Line by line, transcribe the data shown below.

☆ ☆ ☆ ☆

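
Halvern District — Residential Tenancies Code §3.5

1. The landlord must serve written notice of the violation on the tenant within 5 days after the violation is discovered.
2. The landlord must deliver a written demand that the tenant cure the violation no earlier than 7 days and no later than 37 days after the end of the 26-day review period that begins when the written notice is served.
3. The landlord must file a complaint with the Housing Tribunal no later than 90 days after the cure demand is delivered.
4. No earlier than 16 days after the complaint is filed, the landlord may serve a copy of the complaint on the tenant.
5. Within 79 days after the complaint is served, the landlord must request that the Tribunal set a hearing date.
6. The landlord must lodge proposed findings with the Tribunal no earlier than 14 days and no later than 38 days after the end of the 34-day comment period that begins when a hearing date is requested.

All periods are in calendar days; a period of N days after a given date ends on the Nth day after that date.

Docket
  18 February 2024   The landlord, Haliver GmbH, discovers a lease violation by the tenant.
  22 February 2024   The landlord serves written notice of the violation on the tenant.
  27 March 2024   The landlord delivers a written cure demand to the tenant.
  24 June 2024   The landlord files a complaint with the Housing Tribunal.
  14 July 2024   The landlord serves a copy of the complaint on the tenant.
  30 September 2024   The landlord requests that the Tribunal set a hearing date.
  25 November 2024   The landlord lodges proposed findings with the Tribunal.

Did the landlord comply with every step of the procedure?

(1) due by 18 February 2024 + 5 days = 23 February 2024; 22 February 2024 is within that limit.
(2) the permitted window runs from 19 March 2024 + 7 = 26 March 2024 to 19 March 2024 + 37 = 25 April 2024; done 27 March 2024, which is between those dates.
(3) due by 27 March 2024 + 90 days = 25 June 2024; 24 June 2024 is within that limit.
(4) permitted from 24 June 2024 + 16 days = 10 July 2024 onward; done 14 July 2024, after the minimum wait.
(5) due by 14 July 2024 + 79 days = 1 October 2024; completed 30 September 2024, before the deadline.
(6) the permitted window runs from 3 November 2024 + 14 = 17 November 2024 to 3 November 2024 + 38 = 11 December 2024; done 25 November 2024, which is between those dates.

Yes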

☆ ☆ ☆ ☆

- [Output below]:
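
Halvern District — Residential Tenancies Code §3.5

1. The landlord must serve written notice of the violation on the tenant within 5 days after the violation is discovered.
2. The landlord must deliver a written demand that the tenant cure the violation no earlier than 7 days and no later than 37 days after the end of the 26-day review period that begins when the written notice is served.
3. The landlord must file a complaint with the Housing Tribunal no later than 90 days after the cure demand is delivered.
4. No earlier than 16 days after the complaint is filed, the landlord may serve a copy of the complaint on the tenant.
5. Within 79 days after the complaint is served, the landlord must request that the Tribunal set a hearing date.
6. The landlord must lodge proposed findings with the Tribunal no earlier than 14 days and no later than 38 days after the end of the 34-day comment period that begins when a hearing date is requested.

All periods are in calendar days; a period of N days after a given date ends on the Nth day after that date.

Docket
  18 February 2024   The landlord, Haliver GmbH, discovers a lease violation by the tenant.
  22 February 2024   The landlord serves written notice of the violation on the tenant.
  27 March 2024   The landlord delivers a written cure demand to the tenant.
  24 June 2024   The landlord files a complaint with the Housing Tribunal.
  14 July 2024   The landlord serves a copy of the complaint on the tenant.
  30 September 2024   The landlord requests that the Tribunal set a hearing date.
  25 November 2024   The landlord lodges proposed findings with the Tribunal.

Did the landlord comply with every step of the procedure?

(1) due by 18 February 2024 + 5 days = 23 February 2024; 22 February 2024 is within that limit.
(2) the permitted window runs from 19 March 2024 + 7 = 26 March 2024 to 19 March 2024 + 37 = 25 April 2024; done 27 March 2024, which is between those dates.
(3) due by 27 March 2024 + 90 days = 25 June 2024; 24 June 2024 is within that limit.
(4) permitted from 24 June 2024 + 16 days = 10 July 2024 onward; done 14 July 2024, after the minimum wait.
(5) due by 14 July 2024 + 79 days = 1 October 2024; completed 30 September 2024, before the deadline.
(6) the permitted window runs from 3 November 2024 + 14 = 17 November 2024 to 3 November 2024 + 38 = 11 December 2024; done 25 November 2024, which is between those dates.

Yes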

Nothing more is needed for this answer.